Work required: Present each line of the entries below that holds the word "held".

The records:
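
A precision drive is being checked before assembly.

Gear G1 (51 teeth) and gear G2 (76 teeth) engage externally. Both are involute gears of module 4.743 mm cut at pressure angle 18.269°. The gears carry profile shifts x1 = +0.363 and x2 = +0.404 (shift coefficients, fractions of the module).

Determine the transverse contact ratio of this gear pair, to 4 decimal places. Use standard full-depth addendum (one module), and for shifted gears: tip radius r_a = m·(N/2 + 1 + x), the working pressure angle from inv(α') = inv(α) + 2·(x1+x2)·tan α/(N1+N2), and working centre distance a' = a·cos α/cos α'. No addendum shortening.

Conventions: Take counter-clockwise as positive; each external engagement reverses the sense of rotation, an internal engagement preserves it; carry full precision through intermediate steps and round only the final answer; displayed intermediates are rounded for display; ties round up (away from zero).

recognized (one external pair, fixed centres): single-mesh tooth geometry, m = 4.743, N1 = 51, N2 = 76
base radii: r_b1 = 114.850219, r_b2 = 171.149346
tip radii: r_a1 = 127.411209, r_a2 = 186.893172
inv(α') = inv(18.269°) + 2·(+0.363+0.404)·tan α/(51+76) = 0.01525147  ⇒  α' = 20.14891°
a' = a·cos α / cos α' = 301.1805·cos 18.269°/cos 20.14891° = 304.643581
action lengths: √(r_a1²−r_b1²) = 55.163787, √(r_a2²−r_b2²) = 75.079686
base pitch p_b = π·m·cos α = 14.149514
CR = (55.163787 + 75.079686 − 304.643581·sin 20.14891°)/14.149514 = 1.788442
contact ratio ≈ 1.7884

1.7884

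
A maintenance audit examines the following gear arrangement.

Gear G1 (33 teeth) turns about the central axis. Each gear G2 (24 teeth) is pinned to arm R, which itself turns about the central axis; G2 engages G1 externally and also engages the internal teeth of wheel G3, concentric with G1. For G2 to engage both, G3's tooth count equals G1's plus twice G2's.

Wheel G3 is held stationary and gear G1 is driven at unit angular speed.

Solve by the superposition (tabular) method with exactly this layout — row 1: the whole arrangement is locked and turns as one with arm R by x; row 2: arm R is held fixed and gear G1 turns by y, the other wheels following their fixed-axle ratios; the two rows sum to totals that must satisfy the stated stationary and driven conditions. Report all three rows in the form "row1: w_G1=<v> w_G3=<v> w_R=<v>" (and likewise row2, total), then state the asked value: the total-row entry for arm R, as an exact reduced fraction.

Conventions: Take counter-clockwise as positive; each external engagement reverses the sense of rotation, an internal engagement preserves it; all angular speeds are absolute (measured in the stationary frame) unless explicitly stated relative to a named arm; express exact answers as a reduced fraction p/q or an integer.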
* * *
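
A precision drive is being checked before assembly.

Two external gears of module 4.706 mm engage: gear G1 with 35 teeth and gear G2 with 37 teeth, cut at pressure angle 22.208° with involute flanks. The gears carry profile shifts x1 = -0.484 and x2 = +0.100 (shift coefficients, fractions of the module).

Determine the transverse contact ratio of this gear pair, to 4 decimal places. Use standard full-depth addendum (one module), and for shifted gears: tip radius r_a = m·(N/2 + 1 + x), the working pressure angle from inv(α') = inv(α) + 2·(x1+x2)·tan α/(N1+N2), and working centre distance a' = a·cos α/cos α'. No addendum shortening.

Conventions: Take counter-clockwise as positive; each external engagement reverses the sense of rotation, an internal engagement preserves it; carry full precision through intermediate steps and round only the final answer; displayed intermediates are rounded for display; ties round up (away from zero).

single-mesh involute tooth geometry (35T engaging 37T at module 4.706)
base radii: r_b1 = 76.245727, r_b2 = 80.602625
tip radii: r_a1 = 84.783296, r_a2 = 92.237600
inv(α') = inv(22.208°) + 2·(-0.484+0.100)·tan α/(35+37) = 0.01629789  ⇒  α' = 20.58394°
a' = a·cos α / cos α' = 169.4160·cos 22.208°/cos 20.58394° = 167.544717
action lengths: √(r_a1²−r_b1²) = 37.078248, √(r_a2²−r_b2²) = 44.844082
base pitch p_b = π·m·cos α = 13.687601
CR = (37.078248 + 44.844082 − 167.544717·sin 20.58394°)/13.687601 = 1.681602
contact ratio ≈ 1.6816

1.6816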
--
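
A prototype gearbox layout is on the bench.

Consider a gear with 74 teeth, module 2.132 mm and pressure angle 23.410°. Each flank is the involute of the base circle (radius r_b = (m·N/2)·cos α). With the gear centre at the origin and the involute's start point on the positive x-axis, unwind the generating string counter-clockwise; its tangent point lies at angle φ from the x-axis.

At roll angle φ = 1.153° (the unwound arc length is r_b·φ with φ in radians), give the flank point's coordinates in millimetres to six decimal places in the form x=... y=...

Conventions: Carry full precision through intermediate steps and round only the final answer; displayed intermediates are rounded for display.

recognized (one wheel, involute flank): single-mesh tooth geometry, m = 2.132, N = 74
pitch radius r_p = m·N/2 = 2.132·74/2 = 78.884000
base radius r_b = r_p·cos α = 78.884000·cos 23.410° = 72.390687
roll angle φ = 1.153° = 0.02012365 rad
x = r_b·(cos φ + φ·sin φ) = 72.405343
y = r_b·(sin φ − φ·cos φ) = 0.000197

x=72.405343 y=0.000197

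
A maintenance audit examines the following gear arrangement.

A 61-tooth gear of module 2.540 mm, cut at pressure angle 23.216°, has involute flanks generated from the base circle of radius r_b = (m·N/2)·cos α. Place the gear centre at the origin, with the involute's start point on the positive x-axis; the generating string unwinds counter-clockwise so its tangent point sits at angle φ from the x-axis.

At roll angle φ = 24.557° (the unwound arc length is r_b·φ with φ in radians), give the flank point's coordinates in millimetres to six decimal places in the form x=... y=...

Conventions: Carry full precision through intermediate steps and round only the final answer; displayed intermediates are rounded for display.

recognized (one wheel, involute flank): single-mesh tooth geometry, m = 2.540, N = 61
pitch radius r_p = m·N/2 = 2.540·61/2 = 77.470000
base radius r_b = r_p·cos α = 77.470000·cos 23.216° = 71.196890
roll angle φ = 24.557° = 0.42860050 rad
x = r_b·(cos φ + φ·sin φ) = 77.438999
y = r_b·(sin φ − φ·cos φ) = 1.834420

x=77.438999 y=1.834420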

Written answer:
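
Wheel G3 is held stationary and gear G1 is driven at unit angular speed.
Solve by the superposition (tabular) method with exactly this layout — row 1: the whole arrangement is locked and turns as one with arm R by x; row 2: arm R is held fixed and gear G1 turns by y, the other wheels following their fixed-axle ratios; the two rows sum to totals that must satisfy the stated stationary and driven conditions. Report all three rows in the form "row1: w_G1=<v> w_G3=<v> w_R=<v>" (and likewise row2, total), then state the asked value: the total-row entry for arm R, as an exact reduced fraction.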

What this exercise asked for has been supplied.